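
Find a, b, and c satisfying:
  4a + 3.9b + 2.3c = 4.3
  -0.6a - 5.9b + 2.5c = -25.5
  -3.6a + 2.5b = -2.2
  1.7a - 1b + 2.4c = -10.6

a = 2, b = 2, c = -5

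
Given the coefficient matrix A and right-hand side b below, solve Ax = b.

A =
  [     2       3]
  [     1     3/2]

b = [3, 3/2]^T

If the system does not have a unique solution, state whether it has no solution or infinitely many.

infinitely many solutions

Row-reduce:
R1 ← R1 / (2).
R2 ← R2 − 1·R1.
Rank is 1 with 2 unknowns, leaving x_2 free.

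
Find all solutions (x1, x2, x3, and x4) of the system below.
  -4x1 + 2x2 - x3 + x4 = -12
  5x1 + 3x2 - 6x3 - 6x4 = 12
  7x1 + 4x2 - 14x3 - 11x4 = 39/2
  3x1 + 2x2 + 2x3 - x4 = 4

Row-reduce:
R1 ← R1 / (-4).
R2 ← R2 − 5·R1.
R3 ← R3 − 7·R1.
R4 ← R4 − 3·R1.
R2 ← R2 / (11/2).
R1 ← R1 + 1/2·R2.
R3 ← R3 − 15/2·R2.
R4 ← R4 − 7/2·R2.
R3 ← R3 / (-129/22).
R1 ← R1 + 9/22·R3.
R2 ← R2 + 29/22·R3.
R4 ← R4 − 129/22·R3.
Row 4 reduces to 0 = -1/2, a contradiction. The system is inconsistent.

no solution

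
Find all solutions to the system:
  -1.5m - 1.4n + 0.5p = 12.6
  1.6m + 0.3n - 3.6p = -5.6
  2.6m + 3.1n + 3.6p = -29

Row-reduce the augmented matrix:
R1 ← R1 / (-3/2).
R2 ← R2 − 8/5·R1.
R3 ← R3 − 13/5·R1.
R2 ← R2 / (-179/150).
R1 ← R1 − 14/15·R2.
R3 ← R3 − 101/150·R2.
R3 ← R3 / (2449/895).
R1 ← R1 + 489/179·R3.
R2 ← R2 − 460/179·R3.
Reading off the reduced rows gives m = -5, n = -4, p = -1.

m = -5, n = -4, p = -1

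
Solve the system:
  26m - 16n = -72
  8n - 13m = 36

Row-reduce:
R1 ← R1 / (26).
R2 ← R2 + 13·R1.
Rank is 1 with 2 unknowns, leaving n free.

infinitely many solutions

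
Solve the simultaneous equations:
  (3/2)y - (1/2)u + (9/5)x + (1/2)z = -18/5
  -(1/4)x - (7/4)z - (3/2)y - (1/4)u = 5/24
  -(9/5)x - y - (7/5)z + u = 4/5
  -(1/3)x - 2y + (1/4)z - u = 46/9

x = -1/3, y = -5/2, z = 2, u = 1/2

Row-reduce the augmented matrix:
R1 ← R1 / (9/5).
R2 ← R2 + 1/4·R1.
R3 ← R3 + 9/5·R1.
R4 ← R4 + 1/3·R1.
R2 ← R2 / (-31/24).
R1 ← R1 − 5/6·R2.
R3 ← R3 − 1/2·R2.
R4 ← R4 + 31/18·R2.
R3 ← R3 / (-721/465).
R1 ← R1 + 25/31·R3.
R2 ← R2 − 121/93·R3.
R4 ← R4 − 31/12·R3.
R4 ← R4 / (-49/1236).
R1 ← R1 + 70/103·R4.
R2 ← R2 − 58/103·R4.
R3 ← R3 + 25/103·R4.
Reading off the reduced rows gives x = -1/3, y = -5/2, z = 2, u = 1/2.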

### [EXERCISE PROMPT]
Your task is an exact transcription of every line above.

### [EXERCISE RESULT]
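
Find a, b, and c satisfying:
  4a + 3.9b + 2.3c = 4.3
  -0.6a - 5.9b + 2.5c = -25.5
  -3.6a + 2.5b = -2.2
  1.7a - 1b + 2.4c = -10.6

a = 2, b = 2, c = -5

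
Given the coefficient matrix A and right-hand side b below, solve Ax = b.

A =
  [     2       3]
  [     1     3/2]

b = [3, 3/2]^T

If the system does not have a unique solution, state whether it has no solution or infinitely many.

infinitely many solutions

Row-reduce:
R1 ← R1 / (2).
R2 ← R2 − 1·R1.
Rank is 1 with 2 unknowns, leaving x_2 free.

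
Find all solutions (x1, x2, x3, and x4) of the system below.
  -4x1 + 2x2 - x3 + x4 = -12
  5x1 + 3x2 - 6x3 - 6x4 = 12
  7x1 + 4x2 - 14x3 - 11x4 = 39/2
  3x1 + 2x2 + 2x3 - x4 = 4

Row-reduce:
R1 ← R1 / (-4).
R2 ← R2 − 5·R1.
R3 ← R3 − 7·R1.
R4 ← R4 − 3·R1.
R2 ← R2 / (11/2).
R1 ← R1 + 1/2·R2.
R3 ← R3 − 15/2·R2.
R4 ← R4 − 7/2·R2.
R3 ← R3 / (-129/22).
R1 ← R1 + 9/22·R3.
R2 ← R2 + 29/22·R3.
R4 ← R4 − 129/22·R3.
Row 4 reduces to 0 = -1/2, a contradiction. The system is inconsistent.

no solution

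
Find all solutions to the system:
  -1.5m - 1.4n + 0.5p = 12.6
  1.6m + 0.3n - 3.6p = -5.6
  2.6m + 3.1n + 3.6p = -29

Row-reduce the augmented matrix:
R1 ← R1 / (-3/2).
R2 ← R2 − 8/5·R1.
R3 ← R3 − 13/5·R1.
R2 ← R2 / (-179/150).
R1 ← R1 − 14/15·R2.
R3 ← R3 − 101/150·R2.
R3 ← R3 / (2449/895).
R1 ← R1 + 489/179·R3.
R2 ← R2 − 460/179·R3.
Reading off the reduced rows gives m = -5, n = -4, p = -1.

m = -5, n = -4, p = -1

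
Solve the system:
  26m - 16n = -72
  8n - 13m = 36

Row-reduce:
R1 ← R1 / (26).
R2 ← R2 + 13·R1.
Rank is 1 with 2 unknowns, leaving n free.

infinitely many solutions

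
Solve the simultaneous equations:
  (3/2)y - (1/2)u + (9/5)x + (1/2)z = -18/5
  -(1/4)x - (7/4)z - (3/2)y - (1/4)u = 5/24
  -(9/5)x - y - (7/5)z + u = 4/5
  -(1/3)x - 2y + (1/4)z - u = 46/9

x = -1/3, y = -5/2, z = 2, u = 1/2

Row-reduce the augmented matrix:
R1 ← R1 / (9/5).
R2 ← R2 + 1/4·R1.
R3 ← R3 + 9/5·R1.
R4 ← R4 + 1/3·R1.
R2 ← R2 / (-31/24).
R1 ← R1 − 5/6·R2.
R3 ← R3 − 1/2·R2.
R4 ← R4 + 31/18·R2.
R3 ← R3 / (-721/465).
R1 ← R1 + 25/31·R3.
R2 ← R2 − 121/93·R3.
R4 ← R4 − 31/12·R3.
R4 ← R4 / (-49/1236).
R1 ← R1 + 70/103·R4.
R2 ← R2 − 58/103·R4.
R3 ← R3 + 25/103·R4.
Reading off the reduced rows gives x = -1/3, y = -5/2, z = 2, u = 1/2.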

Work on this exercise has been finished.